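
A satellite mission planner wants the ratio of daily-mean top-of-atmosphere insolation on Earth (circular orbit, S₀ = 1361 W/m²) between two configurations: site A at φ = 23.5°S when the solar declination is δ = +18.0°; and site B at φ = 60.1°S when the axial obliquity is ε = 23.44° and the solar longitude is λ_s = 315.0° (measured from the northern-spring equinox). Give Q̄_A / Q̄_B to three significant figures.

— Configuration A (φ=-23.5°):
cos H₀ = −tan(-23.5°) tan(+18.000°) = 0.1413, H₀ = 1.4290 rad.
Bracket: H₀ sin φ sin δ + cos φ cos δ sin H₀ = 1.4290×-0.39875×0.30902 + 0.91706×0.95106×0.98997 = -0.176084 + 0.863431 = 0.687347.
Q̄ = (S₀/π) × [bracket] = (1361/π) × 0.687347 = 297.77 W/m².
— Configuration B (φ=-60.1°):
Solar declination: sin δ = sin ε · sin λ_s = sin 23.44° × sin 315.0° = -0.28128, so δ = -16.337°.
cos H₀ = −tan(-60.1°) tan(-16.337°) = -0.5097, H₀ = 2.1057 rad.
Bracket: H₀ sin φ sin δ + cos φ cos δ sin H₀ = 2.1057×-0.86690×-0.28128 + 0.49849×0.95963×0.86033 = 0.513457 + 0.411553 = 0.925010.
Q̄ = (S₀/π) × [bracket] = (1361/π) × 0.925010 = 400.73 W/m².
Ratio Q̄_A / Q̄_B = 297.77 / 400.73 = 0.7431.

Q̄_A / Q̄_B ≈ 0.743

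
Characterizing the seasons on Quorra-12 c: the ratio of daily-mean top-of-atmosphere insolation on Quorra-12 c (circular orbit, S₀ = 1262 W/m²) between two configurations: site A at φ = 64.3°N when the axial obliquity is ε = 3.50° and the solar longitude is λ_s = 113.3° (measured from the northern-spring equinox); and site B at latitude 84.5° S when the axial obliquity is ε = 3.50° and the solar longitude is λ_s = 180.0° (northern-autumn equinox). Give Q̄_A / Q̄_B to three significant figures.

Q̄_A / Q̄_B ≈ 5.38

— Configuration A (φ=+64.3°):
Solar declination: sin δ = sin ε · sin λ_s = sin 3.50° × sin 113.3° = 0.05607, so δ = +3.214°.
cos H₀ = −tan(+64.3°) tan(+3.214°) = -0.1167, H₀ = 1.6878 rad.
Bracket: H₀ sin φ sin δ + cos φ cos δ sin H₀ = 1.6878×0.90108×0.05607 + 0.43366×0.99843×0.99317 = 0.085274 + 0.430022 = 0.515296.
Q̄ = (S₀/π) × [bracket] = (1262/π) × 0.515296 = 207.00 W/m².
— Configuration B (φ=-84.5°):
Solar declination: sin δ = sin ε · sin λ_s = sin 3.50° × sin 180.0° = 0.00000, so δ = +0.000°.
cos H₀ = −tan(-84.5°) tan(+0.000°) = 0.0000, H₀ = 1.5708 rad.
Bracket: H₀ sin φ sin δ + cos φ cos δ sin H₀ = 1.5708×-0.99540×0.00000 + 0.09585×1.00000×1.00000 = -0.000000 + 0.095850 = 0.095850.
Q̄ = (S₀/π) × [bracket] = (1262/π) × 0.095850 = 38.504 W/m².
Ratio Q̄_A / Q̄_B = 207.00 / 38.504 = 5.376.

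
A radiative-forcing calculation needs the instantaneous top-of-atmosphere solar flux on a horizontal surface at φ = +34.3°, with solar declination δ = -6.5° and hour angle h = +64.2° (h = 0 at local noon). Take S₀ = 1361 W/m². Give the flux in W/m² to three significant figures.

cos θ_z = sin φ sin δ + cos φ cos δ cos h = -0.063793 + 0.357232 = 0.293439.
Flux = S₀ · cos θ_z = 1361 × 0.293439 = 399.4 W/m².

399 W/m²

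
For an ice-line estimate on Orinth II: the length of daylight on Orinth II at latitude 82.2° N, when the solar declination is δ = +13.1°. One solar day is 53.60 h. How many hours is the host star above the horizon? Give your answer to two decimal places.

Sunrise equation: cos h₀ = −tan ϕ · tan δ = -1.6988 ≤ −1, so the host star never sets (polar day) and h₀ = π.
Daylight = 2h₀/(2π) × 53.60 h = (3.1416/π) × 53.60 = 53.60 h.

53.60 h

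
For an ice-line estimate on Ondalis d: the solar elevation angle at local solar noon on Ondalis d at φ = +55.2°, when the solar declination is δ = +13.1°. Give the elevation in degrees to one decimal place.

47.9°

At local noon the hour angle is zero, so the zenith angle equals |φ − δ| = |+55.2° − (+13.100°)| = 42.100°.
Elevation = 90° − 42.100° = 47.9°.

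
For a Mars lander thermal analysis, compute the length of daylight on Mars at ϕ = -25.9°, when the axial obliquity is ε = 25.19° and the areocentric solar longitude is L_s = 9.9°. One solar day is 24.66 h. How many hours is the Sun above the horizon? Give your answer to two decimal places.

12.05 h

sin δ = sin 25.19° × sin 9.9° = 0.07318, so δ = +4.196°.
cos h₀ = −tan ϕ · tan δ = −tan(-25.9°) × tan(+4.196°) = 0.0356, so h₀ = 1.5352 rad = 87.96°.
Daylight = 2h₀/(2π) × 24.66 h = (1.5352/π) × 24.66 = 12.05 h.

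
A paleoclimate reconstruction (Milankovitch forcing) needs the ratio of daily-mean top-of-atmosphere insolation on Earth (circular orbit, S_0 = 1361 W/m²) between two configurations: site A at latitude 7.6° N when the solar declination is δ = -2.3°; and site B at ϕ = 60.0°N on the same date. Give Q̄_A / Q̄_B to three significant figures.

— Configuration A (ϕ=+7.6°):
cos h₀ = −tan(+7.6°) tan(-2.300°) = 0.0054, h₀ = 1.5654 rad.
Bracket: h₀ sin ϕ sin δ + cos ϕ cos δ sin h₀ = 1.5654×0.13226×-0.04013 + 0.99122×0.99919×0.99999 = -0.008309 + 0.990407 = 0.982098.
Q̄ = (S_0/π) × [bracket] = (1361/π) × 0.982098 = 425.46 W/m².
— Configuration B (ϕ=+60.0°):
cos h₀ = −tan(+60.0°) tan(-2.300°) = 0.0696, h₀ = 1.5012 rad.
Bracket: h₀ sin ϕ sin δ + cos ϕ cos δ sin h₀ = 1.5012×0.86603×-0.04013 + 0.50000×0.99919×0.99758 = -0.052172 + 0.498386 = 0.446214.
Q̄ = (S_0/π) × [bracket] = (1361/π) × 0.446214 = 193.31 W/m².
Ratio Q̄_A / Q̄_B = 425.46 / 193.31 = 2.201.

Q̄_A / Q̄_B ≈ 2.20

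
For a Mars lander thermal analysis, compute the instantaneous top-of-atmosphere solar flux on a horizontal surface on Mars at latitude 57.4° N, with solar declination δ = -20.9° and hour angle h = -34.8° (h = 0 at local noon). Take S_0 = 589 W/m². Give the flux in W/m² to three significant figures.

66.4 W/m²

cos θ_z = sin ϕ sin δ + cos ϕ cos δ cos h = -0.300535 + 0.413303 = 0.112768.
Flux = S_0 · cos θ_z = 589 × 0.112768 = 66.42 W/m².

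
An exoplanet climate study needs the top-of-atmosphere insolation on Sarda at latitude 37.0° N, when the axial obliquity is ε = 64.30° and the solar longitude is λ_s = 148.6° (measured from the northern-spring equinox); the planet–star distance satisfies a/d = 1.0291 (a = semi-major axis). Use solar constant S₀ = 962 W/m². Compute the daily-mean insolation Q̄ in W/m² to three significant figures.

Solar declination: sin δ = sin ε · sin λ_s = sin 64.30° × sin 148.6° = 0.46947, so δ = +28.000°.
cos H₀ = −tan(+37.0°) tan(+28.000°) = -0.4007, H₀ = 1.9830 rad.
Bracket: H₀ sin φ sin δ + cos φ cos δ sin H₀ = 1.9830×0.60182×0.46947 + 0.79864×0.88295×0.91622 = 0.560270 + 0.646081 = 1.206351.
Inverse-square distance factor (a/d)² = 1.0291² = 1.059047.
Q̄ = (S₀/π) × 1.059047 × [bracket] = (962/π) × 1.059047 × 1.206351 = 391.2 W/m².

Q̄ ≈ 391 W/m²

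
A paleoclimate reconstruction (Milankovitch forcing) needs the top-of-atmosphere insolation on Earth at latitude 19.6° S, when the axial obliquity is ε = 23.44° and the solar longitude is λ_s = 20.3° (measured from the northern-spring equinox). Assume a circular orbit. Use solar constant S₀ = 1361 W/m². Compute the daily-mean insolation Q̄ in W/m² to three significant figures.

Solar declination: sin δ = sin ε · sin λ_s = sin 23.44° × sin 20.3° = 0.13801, so δ = +7.933°.
cos H₀ = −tan(-19.6°) tan(+7.933°) = 0.0496, H₀ = 1.5212 rad.
Bracket: H₀ sin φ sin δ + cos φ cos δ sin H₀ = 1.5212×-0.33545×0.13801 + 0.94206×0.99043×0.99877 = -0.070425 + 0.931897 = 0.861472.
Q̄ = (S₀/π) × [bracket] = (1361/π) × 0.861472 = 373.2 W/m².

Q̄ ≈ 373 W/m²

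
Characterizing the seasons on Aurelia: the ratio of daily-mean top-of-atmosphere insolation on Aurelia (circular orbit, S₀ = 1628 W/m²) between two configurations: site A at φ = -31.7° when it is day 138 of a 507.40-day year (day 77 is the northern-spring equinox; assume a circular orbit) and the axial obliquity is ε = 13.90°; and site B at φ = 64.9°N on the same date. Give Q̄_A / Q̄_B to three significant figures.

Q̄_A / Q̄_B ≈ 1.04

— Configuration A (φ=-31.7°):
Solar longitude: λ_s = 360° × (138 − 77)/507.40 = 43.279°.
sin δ = sin 13.90° × sin 43.279° = 0.16469, so δ = +9.479°.
cos H₀ = −tan(-31.7°) tan(+9.479°) = 0.1031, H₀ = 1.4675 rad.
Bracket: H₀ sin φ sin δ + cos φ cos δ sin H₀ = 1.4675×-0.52547×0.16469 + 0.85081×0.98635×0.99467 = -0.126997 + 0.834724 = 0.707727.
Q̄ = (S₀/π) × [bracket] = (1628/π) × 0.707727 = 366.75 W/m².
— Configuration B (φ=+64.9°):
cos H₀ = −tan(+64.9°) tan(+9.479°) = -0.3564, H₀ = 1.9353 rad.
Bracket: H₀ sin φ sin δ + cos φ cos δ sin H₀ = 1.9353×0.90557×0.16469 + 0.42420×0.98635×0.93432 = 0.288627 + 0.390929 = 0.679556.
Q̄ = (S₀/π) × [bracket] = (1628/π) × 0.679556 = 352.15 W/m².
Ratio Q̄_A / Q̄_B = 366.75 / 352.15 = 1.041.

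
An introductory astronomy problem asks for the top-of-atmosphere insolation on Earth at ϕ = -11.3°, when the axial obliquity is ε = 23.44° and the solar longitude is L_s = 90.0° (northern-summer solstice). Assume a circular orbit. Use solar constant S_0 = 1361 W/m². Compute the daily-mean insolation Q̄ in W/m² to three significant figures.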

+ + + + +

* _Instructions to follow_
Only the lines from the one containing "Characterizing the seasons on Aurelia: the" through the last line of the records above are to be reproduced, exactly and with both ends included.

* _Exercise solution_
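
Characterizing the seasons on Aurelia: the ratio of daily-mean top-of-atmosphere insolation on Aurelia (circular orbit, S₀ = 1628 W/m²) between two configurations: site A at φ = -31.7° when it is day 138 of a 507.40-day year (day 77 is the northern-spring equinox; assume a circular orbit) and the axial obliquity is ε = 13.90°; and site B at φ = 64.9°N on the same date. Give Q̄_A / Q̄_B to three significant figures.

Q̄_A / Q̄_B ≈ 1.04

— Configuration A (φ=-31.7°):
Solar longitude: λ_s = 360° × (138 − 77)/507.40 = 43.279°.
sin δ = sin 13.90° × sin 43.279° = 0.16469, so δ = +9.479°.
cos H₀ = −tan(-31.7°) tan(+9.479°) = 0.1031, H₀ = 1.4675 rad.
Bracket: H₀ sin φ sin δ + cos φ cos δ sin H₀ = 1.4675×-0.52547×0.16469 + 0.85081×0.98635×0.99467 = -0.126997 + 0.834724 = 0.707727.
Q̄ = (S₀/π) × [bracket] = (1628/π) × 0.707727 = 366.75 W/m².
— Configuration B (φ=+64.9°):
cos H₀ = −tan(+64.9°) tan(+9.479°) = -0.3564, H₀ = 1.9353 rad.
Bracket: H₀ sin φ sin δ + cos φ cos δ sin H₀ = 1.9353×0.90557×0.16469 + 0.42420×0.98635×0.93432 = 0.288627 + 0.390929 = 0.679556.
Q̄ = (S₀/π) × [bracket] = (1628/π) × 0.679556 = 352.15 W/m².
Ratio Q̄_A / Q̄_B = 366.75 / 352.15 = 1.041.

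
An introductory astronomy problem asks for the top-of-atmosphere insolation on Earth at ϕ = -11.3°, when the axial obliquity is ε = 23.44° and the solar longitude is L_s = 90.0° (northern-summer solstice). Assume a circular orbit. Use solar constant S_0 = 1361 W/m². Compute the daily-mean insolation Q̄ in W/m² to three significant figures.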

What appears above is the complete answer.